=== Begin Enclosure ===
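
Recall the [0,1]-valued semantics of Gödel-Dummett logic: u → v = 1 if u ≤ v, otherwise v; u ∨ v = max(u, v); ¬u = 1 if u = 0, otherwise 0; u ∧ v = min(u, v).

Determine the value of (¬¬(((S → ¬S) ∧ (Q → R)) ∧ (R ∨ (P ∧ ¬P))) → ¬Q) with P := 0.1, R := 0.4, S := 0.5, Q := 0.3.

¬S: Gödel ¬ of 0.5 = 0 (operand ≠ 0)
(S → ¬S): 0.5 > 0, so result = 0
(Q → R): 0.3 ≤ 0.4, so result = 1
((S → ¬S) ∧ (Q → R)) = min(0, 1) = 0
¬P: Gödel ¬ of 0.1 = 0 (operand ≠ 0)
(P ∧ ¬P) = min(0.1, 0) = 0
(R ∨ (P ∧ ¬P)) = max(0.4, 0) = 0.4
(((S → ¬S) ∧ (Q → R)) ∧ (R ∨ (P ∧ ¬P))) = min(0, 0.4) = 0
¬(((S → ¬S) ∧ (Q → R)) ∧ (R ∨ (P ∧ ¬P))): Gödel ¬ of 0 = 1 (operand is 0)
¬¬(((S → ¬S) ∧ (Q → R)) ∧ (R ∨ (P ∧ ¬P))): Gödel ¬ of 1 = 0 (operand ≠ 0)
¬Q: Gödel ¬ of 0.3 = 0 (operand ≠ 0)
(¬¬(((S → ¬S) ∧ (Q → R)) ∧ (R ∨ (P ∧ ¬P))) → ¬Q): 0 ≤ 0, so result = 1

1.00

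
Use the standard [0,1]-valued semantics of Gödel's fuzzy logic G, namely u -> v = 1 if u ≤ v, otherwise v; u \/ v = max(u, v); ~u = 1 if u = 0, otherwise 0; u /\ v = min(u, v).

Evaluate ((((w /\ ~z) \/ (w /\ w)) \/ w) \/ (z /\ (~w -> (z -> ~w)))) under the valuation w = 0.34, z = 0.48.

0.48

~z: Gödel ¬ of 0.48 = 0 (operand ≠ 0)
(w /\ ~z) = min(0.34, 0) = 0
(w /\ w) = min(0.34, 0.34) = 0.34
((w /\ ~z) \/ (w /\ w)) = max(0, 0.34) = 0.34
(((w /\ ~z) \/ (w /\ w)) \/ w) = max(0.34, 0.34) = 0.34
~w: Gödel ¬ of 0.34 = 0 (operand ≠ 0)
~w: Gödel ¬ of 0.34 = 0 (operand ≠ 0)
(z -> ~w): 0.48 > 0, so result = 0
(~w -> (z -> ~w)): 0 ≤ 0, so result = 1
(z /\ (~w -> (z -> ~w))) = min(0.48, 1) = 0.48
((((w /\ ~z) \/ (w /\ w)) \/ w) \/ (z /\ (~w -> (z -> ~w)))) = max(0.34, 0.48) = 0.48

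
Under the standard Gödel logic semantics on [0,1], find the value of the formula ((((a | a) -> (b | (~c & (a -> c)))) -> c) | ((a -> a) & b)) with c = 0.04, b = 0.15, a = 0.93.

0.15

(a | a) = max(0.93, 0.93) = 0.93
~c: Gödel ¬ of 0.04 = 0 (operand ≠ 0)
(a -> c): 0.93 > 0.04, so result = 0.04
(~c & (a -> c)) = min(0, 0.04) = 0
(b | (~c & (a -> c))) = max(0.15, 0) = 0.15
((a | a) -> (b | (~c & (a -> c)))): 0.93 > 0.15, so result = 0.15
(((a | a) -> (b | (~c & (a -> c)))) -> c): 0.15 > 0.04, so result = 0.04
(a -> a): 0.93 ≤ 0.93, so result = 1
((a -> a) & b) = min(1, 0.15) = 0.15
((((a | a) -> (b | (~c & (a -> c)))) -> c) | ((a -> a) & b)) = max(0.04, 0.15) = 0.15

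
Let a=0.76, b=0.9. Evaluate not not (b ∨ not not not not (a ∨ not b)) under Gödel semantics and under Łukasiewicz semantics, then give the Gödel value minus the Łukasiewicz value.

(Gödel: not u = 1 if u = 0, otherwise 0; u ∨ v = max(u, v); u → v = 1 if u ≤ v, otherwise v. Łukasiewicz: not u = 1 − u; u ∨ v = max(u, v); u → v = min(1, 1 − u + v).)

0.10

Gödel evaluation:
  not b: Gödel ¬ of 0.9 = 0 (operand ≠ 0)
  (a ∨ not b) = max(0.76, 0) = 0.76
  not (a ∨ not b): Gödel ¬ of 0.76 = 0 (operand ≠ 0)
  not not (a ∨ not b): Gödel ¬ of 0 = 1 (operand is 0)
  not not not (a ∨ not b): Gödel ¬ of 1 = 0 (operand ≠ 0)
  not not not not (a ∨ not b): Gödel ¬ of 0 = 1 (operand is 0)
  (b ∨ not not not not (a ∨ not b)) = max(0.9, 1) = 1
  not (b ∨ not not not not (a ∨ not b)): Gödel ¬ of 1 = 0 (operand ≠ 0)
  not not (b ∨ not not not not (a ∨ not b)): Gödel ¬ of 0 = 1 (operand is 0)
  Gödel value = 1
Łukasiewicz evaluation:
  not b: Łukasiewicz ¬ gives 1 − 0.9 = 0.1
  (a ∨ not b) = max(0.76, 0.1) = 0.76
  not (a ∨ not b): Łukasiewicz ¬ gives 1 − 0.76 = 0.24
  not not (a ∨ not b): Łukasiewicz ¬ gives 1 − 0.24 = 0.76
  not not not (a ∨ not b): Łukasiewicz ¬ gives 1 − 0.76 = 0.24
  not not not not (a ∨ not b): Łukasiewicz ¬ gives 1 − 0.24 = 0.76
  (b ∨ not not not not (a ∨ not b)) = max(0.9, 0.76) = 0.9
  not (b ∨ not not not not (a ∨ not b)): Łukasiewicz ¬ gives 1 − 0.9 = 0.1
  not not (b ∨ not not not not (a ∨ not b)): Łukasiewicz ¬ gives 1 − 0.1 = 0.9
  Łukasiewicz value = 0.9
Difference: 1 − 0.9 = 0.10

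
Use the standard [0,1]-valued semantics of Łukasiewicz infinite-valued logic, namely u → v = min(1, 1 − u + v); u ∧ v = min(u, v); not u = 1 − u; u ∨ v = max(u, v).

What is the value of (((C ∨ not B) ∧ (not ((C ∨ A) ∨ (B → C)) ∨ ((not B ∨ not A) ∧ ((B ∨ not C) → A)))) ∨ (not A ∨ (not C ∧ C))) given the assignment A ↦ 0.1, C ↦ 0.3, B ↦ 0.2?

0.90

not B: Łukasiewicz ¬ gives 1 − 0.2 = 0.8
(C ∨ not B) = max(0.3, 0.8) = 0.8
(C ∨ A) = max(0.3, 0.1) = 0.3
(B → C): min(1, 1 − 0.2 + 0.3) = 1
((C ∨ A) ∨ (B → C)) = max(0.3, 1) = 1
not ((C ∨ A) ∨ (B → C)): Łukasiewicz ¬ gives 1 − 1 = 0
not B: Łukasiewicz ¬ gives 1 − 0.2 = 0.8
not A: Łukasiewicz ¬ gives 1 − 0.1 = 0.9
(not B ∨ not A) = max(0.8, 0.9) = 0.9
not C: Łukasiewicz ¬ gives 1 − 0.3 = 0.7
(B ∨ not C) = max(0.2, 0.7) = 0.7
((B ∨ not C) → A): min(1, 1 − 0.7 + 0.1) = 0.4
((not B ∨ not A) ∧ ((B ∨ not C) → A)) = min(0.9, 0.4) = 0.4
(not ((C ∨ A) ∨ (B → C)) ∨ ((not B ∨ not A) ∧ ((B ∨ not C) → A))) = max(0, 0.4) = 0.4
((C ∨ not B) ∧ (not ((C ∨ A) ∨ (B → C)) ∨ ((not B ∨ not A) ∧ ((B ∨ not C) → A)))) = min(0.8, 0.4) = 0.4
not A: Łukasiewicz ¬ gives 1 − 0.1 = 0.9
not C: Łukasiewicz ¬ gives 1 − 0.3 = 0.7
(not C ∧ C) = min(0.7, 0.3) = 0.3
(not A ∨ (not C ∧ C)) = max(0.9, 0.3) = 0.9
(((C ∨ not B) ∧ (not ((C ∨ A) ∨ (B → C)) ∨ ((not B ∨ not A) ∧ ((B ∨ not C) → A)))) ∨ (not A ∨ (not C ∧ C))) = max(0.4, 0.9) = 0.9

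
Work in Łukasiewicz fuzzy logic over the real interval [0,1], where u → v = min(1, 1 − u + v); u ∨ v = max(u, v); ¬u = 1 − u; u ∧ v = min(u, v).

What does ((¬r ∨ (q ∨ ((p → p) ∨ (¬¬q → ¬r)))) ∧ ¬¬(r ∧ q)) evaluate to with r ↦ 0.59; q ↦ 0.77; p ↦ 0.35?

0.59

¬r: Łukasiewicz ¬ gives 1 − 0.59 = 0.41
(p → p): min(1, 1 − 0.35 + 0.35) = 1
¬q: Łukasiewicz ¬ gives 1 − 0.77 = 0.23
¬¬q: Łukasiewicz ¬ gives 1 − 0.23 = 0.77
¬r: Łukasiewicz ¬ gives 1 − 0.59 = 0.41
(¬¬q → ¬r): min(1, 1 − 0.77 + 0.41) = 0.64
((p → p) ∨ (¬¬q → ¬r)) = max(1, 0.64) = 1
(q ∨ ((p → p) ∨ (¬¬q → ¬r))) = max(0.77, 1) = 1
(¬r ∨ (q ∨ ((p → p) ∨ (¬¬q → ¬r)))) = max(0.41, 1) = 1
(r ∧ q) = min(0.59, 0.77) = 0.59
¬(r ∧ q): Łukasiewicz ¬ gives 1 − 0.59 = 0.41
¬¬(r ∧ q): Łukasiewicz ¬ gives 1 − 0.41 = 0.59
((¬r ∨ (q ∨ ((p → p) ∨ (¬¬q → ¬r)))) ∧ ¬¬(r ∧ q)) = min(1, 0.59) = 0.59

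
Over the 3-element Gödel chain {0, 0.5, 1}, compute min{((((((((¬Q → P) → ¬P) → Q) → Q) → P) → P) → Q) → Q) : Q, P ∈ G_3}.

The minimum is attained at Q = 0.5, P = 0.5:
  ¬Q: Gödel ¬ of 0.5 = 0 (operand ≠ 0)
  (¬Q → P): 0 ≤ 0.5, so result = 1
  ¬P: Gödel ¬ of 0.5 = 0 (operand ≠ 0)
  ((¬Q → P) → ¬P): 1 > 0, so result = 0
  (((¬Q → P) → ¬P) → Q): 0 ≤ 0.5, so result = 1
  ((((¬Q → P) → ¬P) → Q) → Q): 1 > 0.5, so result = 0.5
  (((((¬Q → P) → ¬P) → Q) → Q) → P): 0.5 ≤ 0.5, so result = 1
  ((((((¬Q → P) → ¬P) → Q) → Q) → P) → P): 1 > 0.5, so result = 0.5
  (((((((¬Q → P) → ¬P) → Q) → Q) → P) → P) → Q): 0.5 ≤ 0.5, so result = 1
  ((((((((¬Q → P) → ¬P) → Q) → Q) → P) → P) → Q) → Q): 1 > 0.5, so result = 0.5
Checking all 9 assignments confirms none give a value below 0.50.

0.50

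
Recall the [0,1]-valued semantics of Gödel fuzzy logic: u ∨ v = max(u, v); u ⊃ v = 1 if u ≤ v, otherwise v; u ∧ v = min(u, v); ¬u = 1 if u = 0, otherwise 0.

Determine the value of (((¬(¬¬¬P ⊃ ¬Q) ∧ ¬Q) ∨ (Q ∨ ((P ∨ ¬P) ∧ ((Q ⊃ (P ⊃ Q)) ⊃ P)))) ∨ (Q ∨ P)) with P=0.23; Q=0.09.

0.23

¬P: Gödel ¬ of 0.23 = 0 (operand ≠ 0)
¬¬P: Gödel ¬ of 0 = 1 (operand is 0)
¬¬¬P: Gödel ¬ of 1 = 0 (operand ≠ 0)
¬Q: Gödel ¬ of 0.09 = 0 (operand ≠ 0)
(¬¬¬P ⊃ ¬Q): 0 ≤ 0, so result = 1
¬(¬¬¬P ⊃ ¬Q): Gödel ¬ of 1 = 0 (operand ≠ 0)
¬Q: Gödel ¬ of 0.09 = 0 (operand ≠ 0)
(¬(¬¬¬P ⊃ ¬Q) ∧ ¬Q) = min(0, 0) = 0
¬P: Gödel ¬ of 0.23 = 0 (operand ≠ 0)
(P ∨ ¬P) = max(0.23, 0) = 0.23
(P ⊃ Q): 0.23 > 0.09, so result = 0.09
(Q ⊃ (P ⊃ Q)): 0.09 ≤ 0.09, so result = 1
((Q ⊃ (P ⊃ Q)) ⊃ P): 1 > 0.23, so result = 0.23
((P ∨ ¬P) ∧ ((Q ⊃ (P ⊃ Q)) ⊃ P)) = min(0.23, 0.23) = 0.23
(Q ∨ ((P ∨ ¬P) ∧ ((Q ⊃ (P ⊃ Q)) ⊃ P))) = max(0.09, 0.23) = 0.23
((¬(¬¬¬P ⊃ ¬Q) ∧ ¬Q) ∨ (Q ∨ ((P ∨ ¬P) ∧ ((Q ⊃ (P ⊃ Q)) ⊃ P)))) = max(0, 0.23) = 0.23
(Q ∨ P) = max(0.09, 0.23) = 0.23
(((¬(¬¬¬P ⊃ ¬Q) ∧ ¬Q) ∨ (Q ∨ ((P ∨ ¬P) ∧ ((Q ⊃ (P ⊃ Q)) ⊃ P)))) ∨ (Q ∨ P)) = max(0.23, 0.23) = 0.23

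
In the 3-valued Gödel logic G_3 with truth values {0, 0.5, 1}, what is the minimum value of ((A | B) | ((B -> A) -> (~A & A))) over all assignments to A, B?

0.00

The minimum is attained at A = 0, B = 0:
  (A | B) = max(0, 0) = 0
  (B -> A): 0 ≤ 0, so result = 1
  ~A: Gödel ¬ of 0 = 1 (operand is 0)
  (~A & A) = min(1, 0) = 0
  ((B -> A) -> (~A & A)): 1 > 0, so result = 0
  ((A | B) | ((B -> A) -> (~A & A))) = max(0, 0) = 0
Checking all 9 assignments confirms none give a value below 0.00.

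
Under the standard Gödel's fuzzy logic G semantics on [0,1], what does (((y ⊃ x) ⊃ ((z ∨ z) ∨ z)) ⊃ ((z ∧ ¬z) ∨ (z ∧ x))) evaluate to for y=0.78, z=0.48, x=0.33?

0.33

(y ⊃ x): 0.78 > 0.33, so result = 0.33
(z ∨ z) = max(0.48, 0.48) = 0.48
((z ∨ z) ∨ z) = max(0.48, 0.48) = 0.48
((y ⊃ x) ⊃ ((z ∨ z) ∨ z)): 0.33 ≤ 0.48, so result = 1
¬z: Gödel ¬ of 0.48 = 0 (operand ≠ 0)
(z ∧ ¬z) = min(0.48, 0) = 0
(z ∧ x) = min(0.48, 0.33) = 0.33
((z ∧ ¬z) ∨ (z ∧ x)) = max(0, 0.33) = 0.33
(((y ⊃ x) ⊃ ((z ∨ z) ∨ z)) ⊃ ((z ∧ ¬z) ∨ (z ∧ x))): 1 > 0.33, so result = 0.33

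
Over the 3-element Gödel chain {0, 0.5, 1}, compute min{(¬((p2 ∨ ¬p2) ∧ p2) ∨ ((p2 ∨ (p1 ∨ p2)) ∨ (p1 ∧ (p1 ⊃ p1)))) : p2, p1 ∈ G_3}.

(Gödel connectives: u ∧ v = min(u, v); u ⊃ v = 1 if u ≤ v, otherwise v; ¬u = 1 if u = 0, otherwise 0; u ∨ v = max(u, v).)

The minimum is attained at p2 = 0.5, p1 = 0:
  ¬p2: Gödel ¬ of 0.5 = 0 (operand ≠ 0)
  (p2 ∨ ¬p2) = max(0.5, 0) = 0.5
  ((p2 ∨ ¬p2) ∧ p2) = min(0.5, 0.5) = 0.5
  ¬((p2 ∨ ¬p2) ∧ p2): Gödel ¬ of 0.5 = 0 (operand ≠ 0)
  (p1 ∨ p2) = max(0, 0.5) = 0.5
  (p2 ∨ (p1 ∨ p2)) = max(0.5, 0.5) = 0.5
  (p1 ⊃ p1): 0 ≤ 0, so result = 1
  (p1 ∧ (p1 ⊃ p1)) = min(0, 1) = 0
  ((p2 ∨ (p1 ∨ p2)) ∨ (p1 ∧ (p1 ⊃ p1))) = max(0.5, 0) = 0.5
  (¬((p2 ∨ ¬p2) ∧ p2) ∨ ((p2 ∨ (p1 ∨ p2)) ∨ (p1 ∧ (p1 ⊃ p1)))) = max(0, 0.5) = 0.5
Checking all 9 assignments confirms none give a value below 0.50.

0.50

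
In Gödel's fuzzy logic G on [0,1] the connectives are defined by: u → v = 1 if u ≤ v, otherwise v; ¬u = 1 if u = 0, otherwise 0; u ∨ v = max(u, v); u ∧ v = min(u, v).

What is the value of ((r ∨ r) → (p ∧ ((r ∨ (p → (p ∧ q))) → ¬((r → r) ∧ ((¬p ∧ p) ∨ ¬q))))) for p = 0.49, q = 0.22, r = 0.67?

0.49

(r ∨ r) = max(0.67, 0.67) = 0.67
(p ∧ q) = min(0.49, 0.22) = 0.22
(p → (p ∧ q)): 0.49 > 0.22, so result = 0.22
(r ∨ (p → (p ∧ q))) = max(0.67, 0.22) = 0.67
(r → r): 0.67 ≤ 0.67, so result = 1
¬p: Gödel ¬ of 0.49 = 0 (operand ≠ 0)
(¬p ∧ p) = min(0, 0.49) = 0
¬q: Gödel ¬ of 0.22 = 0 (operand ≠ 0)
((¬p ∧ p) ∨ ¬q) = max(0, 0) = 0
((r → r) ∧ ((¬p ∧ p) ∨ ¬q)) = min(1, 0) = 0
¬((r → r) ∧ ((¬p ∧ p) ∨ ¬q)): Gödel ¬ of 0 = 1 (operand is 0)
((r ∨ (p → (p ∧ q))) → ¬((r → r) ∧ ((¬p ∧ p) ∨ ¬q))): 0.67 ≤ 1, so result = 1
(p ∧ ((r ∨ (p → (p ∧ q))) → ¬((r → r) ∧ ((¬p ∧ p) ∨ ¬q)))) = min(0.49, 1) = 0.49
((r ∨ r) → (p ∧ ((r ∨ (p → (p ∧ q))) → ¬((r → r) ∧ ((¬p ∧ p) ∨ ¬q))))): 0.67 > 0.49, so result = 0.49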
=== End Enclosure ===
Prompt. State how many lines of the listing include "Recall", and nothing more.

Reply to the exercise. 2